Source information ▸
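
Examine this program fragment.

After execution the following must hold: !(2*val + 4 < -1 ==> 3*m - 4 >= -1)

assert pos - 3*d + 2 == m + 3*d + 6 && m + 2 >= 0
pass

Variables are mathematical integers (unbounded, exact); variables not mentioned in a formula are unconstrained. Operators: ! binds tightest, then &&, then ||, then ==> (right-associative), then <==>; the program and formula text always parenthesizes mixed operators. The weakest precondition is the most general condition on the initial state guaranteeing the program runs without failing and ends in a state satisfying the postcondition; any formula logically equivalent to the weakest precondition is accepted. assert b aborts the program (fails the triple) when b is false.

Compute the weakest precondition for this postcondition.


Working backward. After the program, the postcondition !(2*val + 4 < -1 ==> 3*m - 4 >= -1) must hold; in canonical form it is !(2*val < -5 ==> 3*m >= 3).
Before skip: !(2*val < -5 ==> 3*m >= 3)
Before assert pos - 3*d + 2 == m + 3*d + 6 && m + 2 >= 0: pos == 6*d + m + 4 && m >= -2 && (!(2*val < -5 ==> 3*m >= 3))
Answer: WP = pos == 6*d + m + 4 && m >= -2 && (!(2*val < -5 ==> 3*m >= 3))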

About this task ▸ Write the entries out once more, exactly as given.

Output for this exercise ▸
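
Examine this program fragment.

After execution the following must hold: !(2*val + 4 < -1 ==> 3*m - 4 >= -1)

assert pos - 3*d + 2 == m + 3*d + 6 && m + 2 >= 0
pass

Variables are mathematical integers (unbounded, exact); variables not mentioned in a formula are unconstrained. Operators: ! binds tightest, then &&, then ||, then ==> (right-associative), then <==>; the program and formula text always parenthesizes mixed operators. The weakest precondition is the most general condition on the initial state guaranteeing the program runs without failing and ends in a state satisfying the postcondition; any formula logically equivalent to the weakest precondition is accepted. assert b aborts the program (fails the triple) when b is false.

Compute the weakest precondition for this postcondition.


Working backward. After the program, the postcondition !(2*val + 4 < -1 ==> 3*m - 4 >= -1) must hold; in canonical form it is !(2*val < -5 ==> 3*m >= 3).
Before skip: !(2*val < -5 ==> 3*m >= 3)
Before assert pos - 3*d + 2 == m + 3*d + 6 && m + 2 >= 0: pos == 6*d + m + 4 && m >= -2 && (!(2*val < -5 ==> 3*m >= 3))
Answer: WP = pos == 6*d + m + 4 && m >= -2 && (!(2*val < -5 ==> 3*m >= 3))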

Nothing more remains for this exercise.